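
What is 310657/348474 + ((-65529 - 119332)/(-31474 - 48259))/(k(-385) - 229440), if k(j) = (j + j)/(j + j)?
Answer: 811864454371135/910704927916434 ≈ 0.89147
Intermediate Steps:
k(j) = 1 (k(j) = (2*j)/((2*j)) = (2*j)*(1/(2*j)) = 1)
310657/348474 + ((-65529 - 119332)/(-31474 - 48259))/(k(-385) - 229440) = 310657/348474 + ((-65529 - 119332)/(-31474 - 48259))/(1 - 229440) = 310657*(1/348474) - 184861/(-79733)/(-229439) = 310657/348474 - 184861*(-1/79733)*(-1/229439) = 310657/348474 + (184861/79733)*(-1/229439) = 310657/348474 - 184861/18293859787 = 811864454371135/910704927916434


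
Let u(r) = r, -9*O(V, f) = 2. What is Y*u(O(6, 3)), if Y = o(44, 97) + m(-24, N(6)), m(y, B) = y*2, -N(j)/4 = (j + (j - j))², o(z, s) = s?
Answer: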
○ ○ ○ ○ ○ ○ ○
* WHAT YOU ARE ASKED TO DO *
Extract every entry above as it appears.

* EXERCISE OUTPUT *
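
What is 310657/348474 + ((-65529 - 119332)/(-31474 - 48259))/(k(-385) - 229440), if k(j) = (j + j)/(j + j)?
Answer: 811864454371135/910704927916434 ≈ 0.89147
Intermediate Steps:
k(j) = 1 (k(j) = (2*j)/((2*j)) = (2*j)*(1/(2*j)) = 1)
310657/348474 + ((-65529 - 119332)/(-31474 - 48259))/(k(-385) - 229440) = 310657/348474 + ((-65529 - 119332)/(-31474 - 48259))/(1 - 229440) = 310657*(1/348474) - 184861/(-79733)/(-229439) = 310657/348474 - 184861*(-1/79733)*(-1/229439) = 310657/348474 + (184861/79733)*(-1/229439) = 310657/348474 - 184861/18293859787 = 811864454371135/910704927916434


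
Let u(r) = r, -9*O(V, f) = 2. What is Y*u(O(6, 3)), if Y = o(44, 97) + m(-24, N(6)), m(y, B) = y*2, -N(j)/4 = (j + (j - j))², o(z, s) = s?
Answer: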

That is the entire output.